**About this exercise:**
Pick out each line of the records in which the word "rescue" appears.

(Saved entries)
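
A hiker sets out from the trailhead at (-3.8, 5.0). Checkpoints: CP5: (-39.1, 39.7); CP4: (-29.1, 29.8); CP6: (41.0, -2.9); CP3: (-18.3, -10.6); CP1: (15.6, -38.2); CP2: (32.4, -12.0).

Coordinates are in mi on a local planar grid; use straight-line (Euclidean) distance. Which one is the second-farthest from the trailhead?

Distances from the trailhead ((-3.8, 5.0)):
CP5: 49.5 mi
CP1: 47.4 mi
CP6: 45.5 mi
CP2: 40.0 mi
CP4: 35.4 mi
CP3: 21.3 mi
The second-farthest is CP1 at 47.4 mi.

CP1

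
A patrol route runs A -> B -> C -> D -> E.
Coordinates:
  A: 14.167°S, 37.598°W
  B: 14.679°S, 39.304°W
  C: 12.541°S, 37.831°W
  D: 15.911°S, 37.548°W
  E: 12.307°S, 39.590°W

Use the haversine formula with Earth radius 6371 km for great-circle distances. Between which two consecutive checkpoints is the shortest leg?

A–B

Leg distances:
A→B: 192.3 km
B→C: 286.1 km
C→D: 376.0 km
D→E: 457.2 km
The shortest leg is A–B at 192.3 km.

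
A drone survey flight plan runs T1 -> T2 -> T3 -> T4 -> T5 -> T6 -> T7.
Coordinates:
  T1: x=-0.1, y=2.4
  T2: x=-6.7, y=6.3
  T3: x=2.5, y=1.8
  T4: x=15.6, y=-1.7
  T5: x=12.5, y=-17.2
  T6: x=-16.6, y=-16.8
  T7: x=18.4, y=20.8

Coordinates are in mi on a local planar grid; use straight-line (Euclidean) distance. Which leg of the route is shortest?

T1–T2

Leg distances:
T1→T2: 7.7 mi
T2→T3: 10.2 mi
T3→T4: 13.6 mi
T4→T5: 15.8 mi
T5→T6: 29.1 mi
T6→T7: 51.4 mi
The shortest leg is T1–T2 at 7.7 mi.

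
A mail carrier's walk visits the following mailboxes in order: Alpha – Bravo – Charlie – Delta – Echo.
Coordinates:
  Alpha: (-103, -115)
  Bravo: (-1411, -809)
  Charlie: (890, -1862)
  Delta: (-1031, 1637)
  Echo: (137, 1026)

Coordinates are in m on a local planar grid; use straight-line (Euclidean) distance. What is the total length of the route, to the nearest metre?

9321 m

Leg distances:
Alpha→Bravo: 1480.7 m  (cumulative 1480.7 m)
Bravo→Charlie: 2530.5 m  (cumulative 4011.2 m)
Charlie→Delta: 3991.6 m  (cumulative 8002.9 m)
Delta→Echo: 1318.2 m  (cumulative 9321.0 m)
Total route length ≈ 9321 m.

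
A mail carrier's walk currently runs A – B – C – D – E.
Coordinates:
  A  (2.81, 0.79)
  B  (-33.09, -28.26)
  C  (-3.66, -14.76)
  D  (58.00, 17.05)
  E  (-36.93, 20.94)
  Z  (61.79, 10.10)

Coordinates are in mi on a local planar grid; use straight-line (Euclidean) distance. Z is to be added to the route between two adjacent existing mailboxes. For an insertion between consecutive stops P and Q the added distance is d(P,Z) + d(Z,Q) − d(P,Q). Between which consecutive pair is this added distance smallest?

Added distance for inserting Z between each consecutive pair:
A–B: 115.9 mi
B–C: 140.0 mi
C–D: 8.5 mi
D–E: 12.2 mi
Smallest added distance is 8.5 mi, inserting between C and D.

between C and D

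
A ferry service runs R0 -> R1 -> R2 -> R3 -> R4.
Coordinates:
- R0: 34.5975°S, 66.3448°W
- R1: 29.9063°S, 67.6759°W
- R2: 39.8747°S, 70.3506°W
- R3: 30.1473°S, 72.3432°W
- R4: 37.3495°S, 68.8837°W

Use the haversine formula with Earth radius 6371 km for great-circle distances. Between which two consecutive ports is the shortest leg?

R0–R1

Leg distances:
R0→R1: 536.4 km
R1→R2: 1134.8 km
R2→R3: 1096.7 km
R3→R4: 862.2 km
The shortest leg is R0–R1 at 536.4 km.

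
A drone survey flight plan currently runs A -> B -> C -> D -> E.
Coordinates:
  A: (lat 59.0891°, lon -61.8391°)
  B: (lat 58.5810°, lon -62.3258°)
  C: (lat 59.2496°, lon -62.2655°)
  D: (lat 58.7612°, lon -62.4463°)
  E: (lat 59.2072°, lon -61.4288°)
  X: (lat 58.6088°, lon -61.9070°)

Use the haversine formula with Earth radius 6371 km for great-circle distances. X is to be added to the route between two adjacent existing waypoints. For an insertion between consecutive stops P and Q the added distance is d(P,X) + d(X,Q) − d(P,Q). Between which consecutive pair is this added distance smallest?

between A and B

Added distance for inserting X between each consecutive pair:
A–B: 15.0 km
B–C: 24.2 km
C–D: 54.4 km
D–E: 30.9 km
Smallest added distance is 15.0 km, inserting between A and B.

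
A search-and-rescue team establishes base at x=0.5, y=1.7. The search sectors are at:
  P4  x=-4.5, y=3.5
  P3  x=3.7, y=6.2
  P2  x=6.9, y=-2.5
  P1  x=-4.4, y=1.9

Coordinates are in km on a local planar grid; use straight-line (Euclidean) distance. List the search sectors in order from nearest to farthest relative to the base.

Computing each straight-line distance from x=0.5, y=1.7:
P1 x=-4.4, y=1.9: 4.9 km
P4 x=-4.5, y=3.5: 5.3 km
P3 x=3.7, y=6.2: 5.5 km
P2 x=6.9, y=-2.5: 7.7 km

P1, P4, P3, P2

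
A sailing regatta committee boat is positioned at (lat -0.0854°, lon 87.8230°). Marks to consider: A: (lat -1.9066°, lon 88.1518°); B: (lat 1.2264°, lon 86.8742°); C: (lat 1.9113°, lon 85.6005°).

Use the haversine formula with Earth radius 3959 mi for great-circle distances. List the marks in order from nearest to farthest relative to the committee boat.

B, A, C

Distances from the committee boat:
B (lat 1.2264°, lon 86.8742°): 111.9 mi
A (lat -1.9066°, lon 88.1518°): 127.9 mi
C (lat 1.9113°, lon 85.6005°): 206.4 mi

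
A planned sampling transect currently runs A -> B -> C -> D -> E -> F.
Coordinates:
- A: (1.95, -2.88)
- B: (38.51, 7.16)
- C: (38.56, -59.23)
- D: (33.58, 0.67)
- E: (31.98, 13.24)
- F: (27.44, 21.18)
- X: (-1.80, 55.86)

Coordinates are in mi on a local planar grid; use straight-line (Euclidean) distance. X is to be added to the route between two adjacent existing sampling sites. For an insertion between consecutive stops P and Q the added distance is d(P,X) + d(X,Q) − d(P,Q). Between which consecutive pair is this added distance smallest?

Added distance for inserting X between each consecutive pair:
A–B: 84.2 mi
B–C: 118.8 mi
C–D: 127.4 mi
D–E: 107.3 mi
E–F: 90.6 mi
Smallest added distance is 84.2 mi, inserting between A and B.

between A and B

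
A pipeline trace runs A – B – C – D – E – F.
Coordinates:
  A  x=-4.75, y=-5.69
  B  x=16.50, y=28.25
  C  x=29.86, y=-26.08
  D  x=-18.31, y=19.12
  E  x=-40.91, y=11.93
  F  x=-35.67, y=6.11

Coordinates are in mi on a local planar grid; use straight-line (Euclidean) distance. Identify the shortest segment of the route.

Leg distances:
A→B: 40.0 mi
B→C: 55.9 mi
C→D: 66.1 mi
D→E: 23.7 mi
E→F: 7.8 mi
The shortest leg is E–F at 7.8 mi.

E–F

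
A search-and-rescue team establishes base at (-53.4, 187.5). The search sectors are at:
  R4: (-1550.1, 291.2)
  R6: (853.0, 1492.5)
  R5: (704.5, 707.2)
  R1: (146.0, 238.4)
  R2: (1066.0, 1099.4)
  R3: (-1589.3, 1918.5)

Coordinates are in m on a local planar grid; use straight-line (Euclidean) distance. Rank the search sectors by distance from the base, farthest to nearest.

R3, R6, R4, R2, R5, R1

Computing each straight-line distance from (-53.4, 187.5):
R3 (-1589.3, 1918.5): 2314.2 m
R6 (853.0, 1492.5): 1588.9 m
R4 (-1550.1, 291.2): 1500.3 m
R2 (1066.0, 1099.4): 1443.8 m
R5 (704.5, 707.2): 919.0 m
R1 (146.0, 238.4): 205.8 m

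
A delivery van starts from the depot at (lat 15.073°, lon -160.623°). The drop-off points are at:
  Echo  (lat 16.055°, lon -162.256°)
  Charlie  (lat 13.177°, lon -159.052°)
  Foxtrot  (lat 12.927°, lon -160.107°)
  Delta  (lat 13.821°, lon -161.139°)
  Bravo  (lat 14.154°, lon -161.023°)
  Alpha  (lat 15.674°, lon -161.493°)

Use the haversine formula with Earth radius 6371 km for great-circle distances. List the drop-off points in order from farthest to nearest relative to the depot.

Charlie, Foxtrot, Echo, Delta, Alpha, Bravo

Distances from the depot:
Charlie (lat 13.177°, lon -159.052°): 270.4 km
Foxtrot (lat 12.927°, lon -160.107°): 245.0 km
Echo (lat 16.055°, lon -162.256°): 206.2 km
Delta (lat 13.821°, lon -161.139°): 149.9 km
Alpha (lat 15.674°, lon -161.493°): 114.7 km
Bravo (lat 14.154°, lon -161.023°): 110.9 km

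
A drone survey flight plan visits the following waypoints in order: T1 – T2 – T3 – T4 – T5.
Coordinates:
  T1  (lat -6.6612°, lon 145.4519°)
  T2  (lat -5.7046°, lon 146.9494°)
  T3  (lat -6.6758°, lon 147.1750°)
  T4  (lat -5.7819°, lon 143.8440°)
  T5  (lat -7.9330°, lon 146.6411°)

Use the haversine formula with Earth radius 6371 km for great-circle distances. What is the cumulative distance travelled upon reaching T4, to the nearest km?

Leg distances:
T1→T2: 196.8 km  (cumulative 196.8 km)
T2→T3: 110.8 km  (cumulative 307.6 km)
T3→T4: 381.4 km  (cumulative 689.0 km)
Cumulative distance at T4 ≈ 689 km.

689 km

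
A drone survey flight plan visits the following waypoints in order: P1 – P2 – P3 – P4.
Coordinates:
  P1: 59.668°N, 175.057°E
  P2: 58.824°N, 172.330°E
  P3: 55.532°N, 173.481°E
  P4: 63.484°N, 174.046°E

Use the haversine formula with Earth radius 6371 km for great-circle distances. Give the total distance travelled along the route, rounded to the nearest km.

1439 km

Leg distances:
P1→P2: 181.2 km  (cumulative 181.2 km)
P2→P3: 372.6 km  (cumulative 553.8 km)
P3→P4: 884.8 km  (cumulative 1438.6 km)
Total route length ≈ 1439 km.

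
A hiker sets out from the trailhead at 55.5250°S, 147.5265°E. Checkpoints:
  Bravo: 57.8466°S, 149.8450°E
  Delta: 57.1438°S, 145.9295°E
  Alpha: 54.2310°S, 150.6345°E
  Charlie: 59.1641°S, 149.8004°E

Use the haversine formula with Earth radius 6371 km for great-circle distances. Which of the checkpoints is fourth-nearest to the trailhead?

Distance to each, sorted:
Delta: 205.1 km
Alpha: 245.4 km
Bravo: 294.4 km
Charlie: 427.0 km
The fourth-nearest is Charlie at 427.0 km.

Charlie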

**The completed task:**
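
A search-and-rescue team establishes base at x=0.5, y=1.7. The search sectors are at:
A search-and-rescue team establishes base at (-53.4, 187.5). The search sectors are at: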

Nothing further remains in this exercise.